Start of Recorded data

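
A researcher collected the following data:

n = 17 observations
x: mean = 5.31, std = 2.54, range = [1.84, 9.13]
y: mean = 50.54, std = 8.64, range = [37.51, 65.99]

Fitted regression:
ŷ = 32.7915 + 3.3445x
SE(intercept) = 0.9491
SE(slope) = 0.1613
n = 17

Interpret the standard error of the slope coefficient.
SE(β̂₁) = 0.1613 is the estimated standard deviation of the slope estimate across repeated samples; relative to β̂₁ = 3.3445 that is 4.8%, a precise estimate.

SE(β̂₁) = s / √Sxx, where s is the residual standard deviation and Sxx = Σ(x − x̄)². It is the yardstick for how far β̂₁ = 3.3445 could plausibly be from the true slope.

Relative precision:
- SE / |β̂₁| = 0.1613 / 3.3445 = 4.8%
- Rule of thumb (under 20%: precise; 20% to under 50%: moderately precise; 50% or more: imprecise) → precise

Link to the t-test: t = β̂₁ / SE(β̂₁) = 3.3445 / 0.1613 = 20.7347, the statistic for H₀: β₁ = 0.

What drives SE(β̂₁): larger n (here n = 17) → smaller SE; more residual scatter → larger SE.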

End of Recorded data

→ What is needed
Please report every line of the records above that contains the word "range".

→ Answer for this exercise
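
x: mean = 5.31, std = 2.54, range = [1.84, 9.13]
y: mean = 50.54, std = 8.64, range = [37.51, 65.99]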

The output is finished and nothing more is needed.